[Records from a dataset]

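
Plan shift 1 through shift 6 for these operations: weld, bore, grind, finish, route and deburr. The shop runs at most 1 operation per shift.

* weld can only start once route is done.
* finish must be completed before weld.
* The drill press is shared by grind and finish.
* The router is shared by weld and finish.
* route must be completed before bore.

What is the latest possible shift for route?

shift 4

Downstream work caps route at shift 5.
route at shift 4 is achievable: weld in shift 5; bore in shift 6; deburr in shift 3; finish in shift 1; grind in shift 2; route in shift 4.
Nothing later works — the conflict and capacity constraints rule out every shift after shift 4.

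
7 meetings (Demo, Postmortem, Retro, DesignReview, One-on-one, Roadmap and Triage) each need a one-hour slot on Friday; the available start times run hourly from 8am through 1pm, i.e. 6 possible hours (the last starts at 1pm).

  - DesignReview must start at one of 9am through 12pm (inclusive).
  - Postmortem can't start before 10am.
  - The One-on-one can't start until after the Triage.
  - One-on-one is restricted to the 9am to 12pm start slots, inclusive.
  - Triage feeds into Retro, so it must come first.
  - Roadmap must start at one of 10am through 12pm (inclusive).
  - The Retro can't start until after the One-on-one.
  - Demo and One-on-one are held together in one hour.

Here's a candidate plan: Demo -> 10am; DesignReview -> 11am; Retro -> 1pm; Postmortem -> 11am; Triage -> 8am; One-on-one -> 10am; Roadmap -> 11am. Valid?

The One-on-one can't start until after the Triage — holds.
Triage feeds into Retro, so it must come first — holds.
Postmortem can't start before 10am — holds.
Roadmap must start at one of 10am through 12pm (inclusive) — holds.
One-on-one is restricted to the 9am to 12pm start slots, inclusive — holds.
DesignReview must start at one of 9am through 12pm (inclusive) — holds.
Demo and One-on-one are held together in one hour — holds.
The Retro can't start until after the One-on-one — holds.

Valid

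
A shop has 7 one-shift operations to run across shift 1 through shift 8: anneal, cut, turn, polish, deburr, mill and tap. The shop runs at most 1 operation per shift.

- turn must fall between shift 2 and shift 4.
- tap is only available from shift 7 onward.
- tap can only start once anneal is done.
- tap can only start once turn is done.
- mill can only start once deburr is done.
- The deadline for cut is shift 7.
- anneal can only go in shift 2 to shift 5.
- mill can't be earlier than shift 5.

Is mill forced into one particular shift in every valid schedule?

mill can be shift 5 (e.g. mill=shift 5, deburr=shift 4, anneal=shift 3, cut=shift 1, polish=shift 6, tap=shift 7, turn=shift 2) or shift 6 (e.g. tap -> shift 7, deburr -> shift 4, anneal -> shift 3, cut -> shift 1, mill -> shift 6, polish -> shift 5, turn -> shift 2).

No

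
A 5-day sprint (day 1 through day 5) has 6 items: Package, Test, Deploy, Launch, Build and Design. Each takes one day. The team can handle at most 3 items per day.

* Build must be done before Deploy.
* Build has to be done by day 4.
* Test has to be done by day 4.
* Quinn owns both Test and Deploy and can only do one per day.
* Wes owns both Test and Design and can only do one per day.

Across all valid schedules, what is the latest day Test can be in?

day 4

Test's own window allows nothing later than day 4.
Test at day 4 is achievable: Design -> day 2; Build -> day 1; Package -> day 1; Deploy -> day 2; Test -> day 4; Launch -> day 1.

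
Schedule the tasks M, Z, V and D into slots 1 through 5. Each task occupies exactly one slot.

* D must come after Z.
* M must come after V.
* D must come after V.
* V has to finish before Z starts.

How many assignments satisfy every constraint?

35

Splitting on M: it can be 2 (6), 3 (9), 4 (10), 5 (10). Listing each branch's schedules as (Z, V, D):
M=2: (2,1,3) (2,1,4) (2,1,5) (3,1,4) (3,1,5) (4,1,5) — 6.
M=3: (2,1,3) (2,1,4) (2,1,5) (3,1,4) (3,1,5) (3,2,4) (3,2,5) (4,1,5) (4,2,5) — 9.
M=4: (2,1,3) (2,1,4) (2,1,5) (3,1,4) (3,1,5) (3,2,4) (3,2,5) (4,1,5) (4,2,5) (4,3,5) — 10.
M=5: (2,1,3) (2,1,4) (2,1,5) (3,1,4) (3,1,5) (3,2,4) (3,2,5) (4,1,5) (4,2,5) (4,3,5) — 10.
Summing: 6 + 9 + 10 + 10 = 35.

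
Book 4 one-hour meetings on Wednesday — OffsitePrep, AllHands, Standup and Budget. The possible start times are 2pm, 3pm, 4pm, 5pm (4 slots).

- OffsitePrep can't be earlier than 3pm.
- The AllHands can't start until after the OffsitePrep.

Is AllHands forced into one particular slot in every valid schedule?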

→ **How to complete this task**
Beginning at the top of the entries above, output each line exactly, and end with the line in which "completed before bore." appears.

→ **Task response**
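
Plan shift 1 through shift 6 for these operations: weld, bore, grind, finish, route and deburr. The shop runs at most 1 operation per shift.

* weld can only start once route is done.
* finish must be completed before weld.
* The drill press is shared by grind and finish.
* The router is shared by weld and finish.
* route must be completed before bore.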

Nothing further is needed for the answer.